Collected data
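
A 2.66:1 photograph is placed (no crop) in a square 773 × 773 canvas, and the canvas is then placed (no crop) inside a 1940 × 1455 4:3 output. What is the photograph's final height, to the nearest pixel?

2.66:1 in 773×773: fills the width, so the photograph is 773.00 × 290.60.
square in 1940×1455: fills the height, so the intermediate becomes 1455.00 × 1455.00 — a scale of ×1.8823.
The photograph scales with it: height 290.60 × 1.8823 ≈ 546.99.

547 px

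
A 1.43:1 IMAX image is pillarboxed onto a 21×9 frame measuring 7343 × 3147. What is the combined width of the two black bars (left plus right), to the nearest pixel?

Since 1.430 < 2.333, the image is height-limited.
Content width = 3147 × 1.430 ≈ 4500.21 px.
Leftover width: 7343 − 4500.21 = 2842.79 px.

2843 px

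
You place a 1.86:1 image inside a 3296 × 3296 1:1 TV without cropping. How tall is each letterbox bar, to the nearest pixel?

762 px

1.86:1 (1.860) > 1:1 (1.000), so the image fills the width.
The image is 3296 / 1.860 ≈ 1772.04 px tall.
Black = 3296 − 1772.04 = 1523.96 px, or 761.98 per bar.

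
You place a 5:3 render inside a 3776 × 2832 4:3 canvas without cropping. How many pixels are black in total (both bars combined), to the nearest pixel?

2138726 pixels

5:3 (1.667) > 4:3 (1.333), so the render fills the width.
The render is 3776 × 3/5 ≈ 2265.6000 px tall.
Black = 2832 − 2265.6000 = 566.4000 px.
Across the 3776-px span: 566.4000 × 3776 ≈ 2138726 px.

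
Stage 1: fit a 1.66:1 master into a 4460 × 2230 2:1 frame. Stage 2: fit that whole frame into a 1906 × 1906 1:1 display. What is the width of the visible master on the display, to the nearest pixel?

1.66:1 in 4460×2230: fills the height, so the master is 3701.80 × 2230.00.
2:1 in 1906×1906: fills the width, so the intermediate becomes 1906.00 × 953.00 — a scale of ×0.4274.
Applying the same ×0.4274: 3701.80 → 1581.98.

1582 px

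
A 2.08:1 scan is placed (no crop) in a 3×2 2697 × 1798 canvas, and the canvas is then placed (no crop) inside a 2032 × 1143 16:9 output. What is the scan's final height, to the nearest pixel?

First fit — 2.08:1 into 2697×1798 spans the width: 2697.00 × 1296.63.
Second fit — the 3×2 canvas into 2032×1143 spans the height: 1714.50 × 1143.00 (×0.6357 from 2697×1798).
The scan scales with it: height 1296.63 × 0.6357 ≈ 824.28.

824 px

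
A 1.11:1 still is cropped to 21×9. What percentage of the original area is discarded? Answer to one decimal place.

The width stays; only height is cut (since 21×9 is wider than 1.11:1).
(1.110)/(2.333) ≈ 0.476 of the area survives, leaving 52.43% discarded.

52.4%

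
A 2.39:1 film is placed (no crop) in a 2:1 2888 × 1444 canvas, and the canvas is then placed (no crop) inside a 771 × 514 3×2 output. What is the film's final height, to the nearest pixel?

First fit — 2.39:1 into 2888×1444 spans the width: 2888.00 × 1208.37.
Second fit — the 2:1 canvas into 771×514 spans the width: 771.00 × 385.50 (×0.2670 from 2888×1444).
So the film's height is 1208.37 × 0.2670 ≈ 322.59.

323 px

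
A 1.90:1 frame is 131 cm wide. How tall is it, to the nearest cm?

69 cm

131 / 1.900 = 68.95.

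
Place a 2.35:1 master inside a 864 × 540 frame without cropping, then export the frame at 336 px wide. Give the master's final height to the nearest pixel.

143 px

In the 864×540 frame the master fills the width: height = 864 / 2.350 ≈ 367.66 px.
The frame scales by 336/864 = 0.3889; 367.66 × 0.3889 ≈ 142.98 px.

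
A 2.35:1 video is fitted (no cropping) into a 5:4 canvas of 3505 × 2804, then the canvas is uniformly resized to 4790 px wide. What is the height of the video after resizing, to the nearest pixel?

Fitted into 3505×2804, the video spans the width; its height is 3505 / 2.350 ≈ 1491.49 px.
Scaling 3505 → 4790 is ×1.3666, so the height becomes 1491.49 × 1.3666 ≈ 2038.30 px.

2038 px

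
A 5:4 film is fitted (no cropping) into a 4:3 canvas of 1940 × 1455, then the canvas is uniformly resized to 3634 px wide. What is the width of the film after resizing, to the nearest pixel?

Fitted into 1940×1455, the film spans the height; its width is 1455 × 5/4 ≈ 1818.75 px.
Scaling 1940 → 3634 is ×1.8732, so the width becomes 1818.75 × 1.8732 ≈ 3406.88 px.

3407 px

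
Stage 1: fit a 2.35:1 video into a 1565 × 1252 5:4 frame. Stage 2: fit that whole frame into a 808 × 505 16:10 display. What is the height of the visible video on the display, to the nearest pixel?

269 px

Inside the 1565×1252 canvas the video is width-limited at 1565.00 × 665.96.
The 5:4 canvas is height-limited in 808×505, giving 631.25 × 505.00; scale factor 0.4034.
So the video's height is 665.96 × 0.4034 ≈ 268.62.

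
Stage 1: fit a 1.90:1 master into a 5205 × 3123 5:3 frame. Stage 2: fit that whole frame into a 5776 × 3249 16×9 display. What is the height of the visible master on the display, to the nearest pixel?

1.90:1 in 5205×3123: fills the width, so the master is 5205.00 × 2739.47.
Second fit — the 5:3 canvas into 5776×3249 spans the height: 5415.00 × 3249.00 (×1.0403 from 5205×3123).
So the master's height is 2739.47 × 1.0403 ≈ 2850.00.

2850 px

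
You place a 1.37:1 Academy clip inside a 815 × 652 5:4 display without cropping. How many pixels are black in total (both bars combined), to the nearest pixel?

1.37:1 Academy (1.370) > 5:4 (1.250), so the clip fills the width.
That makes the image 594.8905 px tall (815 / 1.370).
652 − 594.8905 = 57.1095 px of bars.
Across the 815-px span: 57.1095 × 815 ≈ 46544 px.

46544 pixels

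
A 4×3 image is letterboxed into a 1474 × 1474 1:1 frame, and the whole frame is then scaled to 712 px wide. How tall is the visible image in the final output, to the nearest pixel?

Fitted into 1474×1474, the image spans the width; its height is 1474 × 3/4 ≈ 1105.50 px.
The frame scales by 712/1474 = 0.4830; 1105.50 × 0.4830 ≈ 534.00 px.

534 px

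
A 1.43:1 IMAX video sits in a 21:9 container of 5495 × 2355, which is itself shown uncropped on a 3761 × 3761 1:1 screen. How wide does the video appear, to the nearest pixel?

2305 px

Inside the 5495×2355 canvas the video is height-limited at 3367.65 × 2355.00.
Second fit — the 21:9 canvas into 3761×3761 spans the width: 3761.00 × 1611.86 (×0.6844 from 5495×2355).
Applying the same ×0.6844: 3367.65 → 2304.96.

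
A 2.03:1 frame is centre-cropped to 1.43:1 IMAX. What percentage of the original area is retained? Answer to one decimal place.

1.43:1 IMAX is narrower than 2.03:1, so the crop keeps the full height and trims the width.
Fraction kept = (1.430)/(2.030) ≈ 70.44%.

70.4%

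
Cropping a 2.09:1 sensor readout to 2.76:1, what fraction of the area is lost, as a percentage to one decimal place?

24.3%

The width stays; only height is cut (since 2.76:1 is wider than 2.09:1).
(2.090)/(2.760) ≈ 0.757 of the area survives, leaving 24.28% discarded.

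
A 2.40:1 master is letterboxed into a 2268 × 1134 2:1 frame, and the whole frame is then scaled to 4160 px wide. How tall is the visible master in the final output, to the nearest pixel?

Fitted into 2268×1134, the master spans the width; its height is 2268 / 2.400 ≈ 945.00 px.
The frame scales by 4160/2268 = 1.8342; 945.00 × 1.8342 ≈ 1733.33 px.

1733 px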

* Description of the task *
Set down each line of the data precisely as it appears above.

* Written solution *
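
A 2.66:1 photograph is placed (no crop) in a square 773 × 773 canvas, and the canvas is then placed (no crop) inside a 1940 × 1455 4:3 output. What is the photograph's final height, to the nearest pixel?

2.66:1 in 773×773: fills the width, so the photograph is 773.00 × 290.60.
square in 1940×1455: fills the height, so the intermediate becomes 1455.00 × 1455.00 — a scale of ×1.8823.
The photograph scales with it: height 290.60 × 1.8823 ≈ 546.99.

547 px

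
A 1.43:1 IMAX image is pillarboxed onto a 21×9 frame measuring 7343 × 3147. What is the combined width of the two black bars (left plus right), to the nearest pixel?

Since 1.430 < 2.333, the image is height-limited.
Content width = 3147 × 1.430 ≈ 4500.21 px.
Leftover width: 7343 − 4500.21 = 2842.79 px.

2843 px

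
You place a 1.86:1 image inside a 3296 × 3296 1:1 TV without cropping. How tall is each letterbox bar, to the nearest pixel?

762 px

1.86:1 (1.860) > 1:1 (1.000), so the image fills the width.
The image is 3296 / 1.860 ≈ 1772.04 px tall.
Black = 3296 − 1772.04 = 1523.96 px, or 761.98 per bar.

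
You place a 5:3 render inside a 3776 × 2832 4:3 canvas without cropping. How many pixels are black in total (both bars combined), to the nearest pixel?

2138726 pixels

5:3 (1.667) > 4:3 (1.333), so the render fills the width.
The render is 3776 × 3/5 ≈ 2265.6000 px tall.
Black = 2832 − 2265.6000 = 566.4000 px.
Across the 3776-px span: 566.4000 × 3776 ≈ 2138726 px.

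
Stage 1: fit a 1.66:1 master into a 4460 × 2230 2:1 frame. Stage 2: fit that whole frame into a 1906 × 1906 1:1 display. What is the width of the visible master on the display, to the nearest pixel?

1.66:1 in 4460×2230: fills the height, so the master is 3701.80 × 2230.00.
2:1 in 1906×1906: fills the width, so the intermediate becomes 1906.00 × 953.00 — a scale of ×0.4274.
Applying the same ×0.4274: 3701.80 → 1581.98.

1582 px

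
A 2.08:1 scan is placed (no crop) in a 3×2 2697 × 1798 canvas, and the canvas is then placed (no crop) inside a 2032 × 1143 16:9 output. What is the scan's final height, to the nearest pixel?

First fit — 2.08:1 into 2697×1798 spans the width: 2697.00 × 1296.63.
Second fit — the 3×2 canvas into 2032×1143 spans the height: 1714.50 × 1143.00 (×0.6357 from 2697×1798).
The scan scales with it: height 1296.63 × 0.6357 ≈ 824.28.

824 px

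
A 1.11:1 still is cropped to 21×9. What percentage of the original area is discarded? Answer to one decimal place.

The width stays; only height is cut (since 21×9 is wider than 1.11:1).
(1.110)/(2.333) ≈ 0.476 of the area survives, leaving 52.43% discarded.

52.4%

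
A 2.39:1 film is placed (no crop) in a 2:1 2888 × 1444 canvas, and the canvas is then placed (no crop) inside a 771 × 514 3×2 output. What is the film's final height, to the nearest pixel?

First fit — 2.39:1 into 2888×1444 spans the width: 2888.00 × 1208.37.
Second fit — the 2:1 canvas into 771×514 spans the width: 771.00 × 385.50 (×0.2670 from 2888×1444).
So the film's height is 1208.37 × 0.2670 ≈ 322.59.

323 px

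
A 1.90:1 frame is 131 cm wide. How tall is it, to the nearest cm?

69 cm

131 / 1.900 = 68.95.

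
Place a 2.35:1 master inside a 864 × 540 frame without cropping, then export the frame at 336 px wide. Give the master's final height to the nearest pixel.

143 px

In the 864×540 frame the master fills the width: height = 864 / 2.350 ≈ 367.66 px.
The frame scales by 336/864 = 0.3889; 367.66 × 0.3889 ≈ 142.98 px.

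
A 2.35:1 video is fitted (no cropping) into a 5:4 canvas of 3505 × 2804, then the canvas is uniformly resized to 4790 px wide. What is the height of the video after resizing, to the nearest pixel?

Fitted into 3505×2804, the video spans the width; its height is 3505 / 2.350 ≈ 1491.49 px.
Scaling 3505 → 4790 is ×1.3666, so the height becomes 1491.49 × 1.3666 ≈ 2038.30 px.

2038 px

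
A 5:4 film is fitted (no cropping) into a 4:3 canvas of 1940 × 1455, then the canvas is uniformly resized to 3634 px wide. What is the width of the film after resizing, to the nearest pixel?

Fitted into 1940×1455, the film spans the height; its width is 1455 × 5/4 ≈ 1818.75 px.
Scaling 1940 → 3634 is ×1.8732, so the width becomes 1818.75 × 1.8732 ≈ 3406.88 px.

3407 px

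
Stage 1: fit a 2.35:1 video into a 1565 × 1252 5:4 frame. Stage 2: fit that whole frame into a 808 × 505 16:10 display. What is the height of the visible video on the display, to the nearest pixel?

269 px

Inside the 1565×1252 canvas the video is width-limited at 1565.00 × 665.96.
The 5:4 canvas is height-limited in 808×505, giving 631.25 × 505.00; scale factor 0.4034.
So the video's height is 665.96 × 0.4034 ≈ 268.62.

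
Stage 1: fit a 1.90:1 master into a 5205 × 3123 5:3 frame. Stage 2: fit that whole frame into a 5776 × 3249 16×9 display. What is the height of the visible master on the display, to the nearest pixel?

1.90:1 in 5205×3123: fills the width, so the master is 5205.00 × 2739.47.
Second fit — the 5:3 canvas into 5776×3249 spans the height: 5415.00 × 3249.00 (×1.0403 from 5205×3123).
So the master's height is 2739.47 × 1.0403 ≈ 2850.00.

2850 px

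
You place a 1.37:1 Academy clip inside a 815 × 652 5:4 display without cropping. How many pixels are black in total (both bars combined), to the nearest pixel?

1.37:1 Academy (1.370) > 5:4 (1.250), so the clip fills the width.
That makes the image 594.8905 px tall (815 / 1.370).
652 − 594.8905 = 57.1095 px of bars.
Across the 815-px span: 57.1095 × 815 ≈ 46544 px.

46544 pixels

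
A 4×3 image is letterboxed into a 1474 × 1474 1:1 frame, and the whole frame is then scaled to 712 px wide. How tall is the visible image in the final output, to the nearest pixel?

Fitted into 1474×1474, the image spans the width; its height is 1474 × 3/4 ≈ 1105.50 px.
The frame scales by 712/1474 = 0.4830; 1105.50 × 0.4830 ≈ 534.00 px.

534 px

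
A 1.43:1 IMAX video sits in a 21:9 container of 5495 × 2355, which is itself shown uncropped on a 3761 × 3761 1:1 screen. How wide does the video appear, to the nearest pixel?

2305 px

Inside the 5495×2355 canvas the video is height-limited at 3367.65 × 2355.00.
Second fit — the 21:9 canvas into 3761×3761 spans the width: 3761.00 × 1611.86 (×0.6844 from 5495×2355).
Applying the same ×0.6844: 3367.65 → 2304.96.

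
A 2.03:1 frame is centre-cropped to 1.43:1 IMAX. What percentage of the original area is retained? Answer to one decimal place.

1.43:1 IMAX is narrower than 2.03:1, so the crop keeps the full height and trims the width.
Fraction kept = (1.430)/(2.030) ≈ 70.44%.

70.4%

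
Cropping a 2.09:1 sensor readout to 2.76:1, what fraction of the area is lost, as a percentage to one decimal place?

24.3%

The width stays; only height is cut (since 2.76:1 is wider than 2.09:1).
(2.090)/(2.760) ≈ 0.757 of the area survives, leaving 24.28% discarded.

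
A 2.40:1 master is letterboxed into a 2268 × 1134 2:1 frame, and the whole frame is then scaled to 4160 px wide. How tall is the visible master in the final output, to the nearest pixel?

Fitted into 2268×1134, the master spans the width; its height is 2268 / 2.400 ≈ 945.00 px.
The frame scales by 4160/2268 = 1.8342; 945.00 × 1.8342 ≈ 1733.33 px.

1733 px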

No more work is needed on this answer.